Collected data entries
= Beginning of Section =

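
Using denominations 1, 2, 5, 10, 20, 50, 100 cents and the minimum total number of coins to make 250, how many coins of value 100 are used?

Greedy: take as many of the largest coin as possible, then repeat with the remainder.
250 − 2×100→50 − 1×50→0
Count of 100: 2

2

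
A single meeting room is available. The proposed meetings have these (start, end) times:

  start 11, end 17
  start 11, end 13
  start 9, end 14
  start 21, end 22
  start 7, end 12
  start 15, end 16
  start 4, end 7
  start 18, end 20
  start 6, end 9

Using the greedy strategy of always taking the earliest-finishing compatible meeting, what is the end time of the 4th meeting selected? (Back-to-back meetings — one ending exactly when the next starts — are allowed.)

20

Sorted by end: (4,7)  (6,9)  (7,12)  (11,13)  (9,14)  (15,16)  (11,17)  (18,20)  (21,22)
take (4,7); take (7,12); skip (11,13); take (15,16); take (18,20); take (21,22).
Selected: (4,7) (7,12) (15,16) (18,20) (21,22)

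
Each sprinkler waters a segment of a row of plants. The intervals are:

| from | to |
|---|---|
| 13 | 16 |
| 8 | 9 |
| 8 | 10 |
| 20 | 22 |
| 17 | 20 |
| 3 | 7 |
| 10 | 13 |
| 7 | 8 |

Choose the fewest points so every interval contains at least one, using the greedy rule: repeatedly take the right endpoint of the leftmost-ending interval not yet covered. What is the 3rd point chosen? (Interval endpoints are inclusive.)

By right end: [3,7]  [7,8]  [8,9]  [8,10]  [10,13]  [13,16]  [17,20]  [20,22]
[3,7] uncovered → point at 7; [8,9] uncovered → point at 9; [10,13] uncovered → point at 13; [17,20] uncovered → point at 20.
Points: 7, 9, 13, 20 (4 total).

13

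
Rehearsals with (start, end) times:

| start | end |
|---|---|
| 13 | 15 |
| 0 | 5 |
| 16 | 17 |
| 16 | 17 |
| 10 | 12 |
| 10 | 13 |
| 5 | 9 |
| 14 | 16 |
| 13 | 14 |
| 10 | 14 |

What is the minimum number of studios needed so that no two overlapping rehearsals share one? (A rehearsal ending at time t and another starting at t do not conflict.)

3

Events (time:±→running): 0:+→1 5:-→0 5:+→1 9:-→0 10:+→1 10:+→2 10:+→3 … peak 3.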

= End of Section =

▸ The problem:
Set down exactly the lines from the one that contains "A single meeting" to the final line above, both included, and nothing more.

▸ Expected answer:
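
A single meeting room is available. The proposed meetings have these (start, end) times:

  start 11, end 17
  start 11, end 13
  start 9, end 14
  start 21, end 22
  start 7, end 12
  start 15, end 16
  start 4, end 7
  start 18, end 20
  start 6, end 9

Using the greedy strategy of always taking the earliest-finishing compatible meeting, what is the end time of the 4th meeting selected? (Back-to-back meetings — one ending exactly when the next starts — are allowed.)

20

Sorted by end: (4,7)  (6,9)  (7,12)  (11,13)  (9,14)  (15,16)  (11,17)  (18,20)  (21,22)
take (4,7); take (7,12); skip (11,13); take (15,16); take (18,20); take (21,22).
Selected: (4,7) (7,12) (15,16) (18,20) (21,22)

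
Each sprinkler waters a segment of a row of plants. The intervals are:

| from | to |
|---|---|
| 13 | 16 |
| 8 | 9 |
| 8 | 10 |
| 20 | 22 |
| 17 | 20 |
| 3 | 7 |
| 10 | 13 |
| 7 | 8 |

Choose the fewest points so every interval contains at least one, using the greedy rule: repeatedly take the right endpoint of the leftmost-ending interval not yet covered. What is the 3rd point chosen? (Interval endpoints are inclusive.)

By right end: [3,7]  [7,8]  [8,9]  [8,10]  [10,13]  [13,16]  [17,20]  [20,22]
[3,7] uncovered → point at 7; [8,9] uncovered → point at 9; [10,13] uncovered → point at 13; [17,20] uncovered → point at 20.
Points: 7, 9, 13, 20 (4 total).

13

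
Rehearsals with (start, end) times:

| start | end |
|---|---|
| 13 | 15 |
| 0 | 5 |
| 16 | 17 |
| 16 | 17 |
| 10 | 12 |
| 10 | 13 |
| 5 | 9 |
| 14 | 16 |
| 13 | 14 |
| 10 | 14 |

What is the minimum number of studios needed so that no two overlapping rehearsals share one? (A rehearsal ending at time t and another starting at t do not conflict.)

3

Events (time:±→running): 0:+→1 5:-→0 5:+→1 9:-→0 10:+→1 10:+→2 10:+→3 … peak 3.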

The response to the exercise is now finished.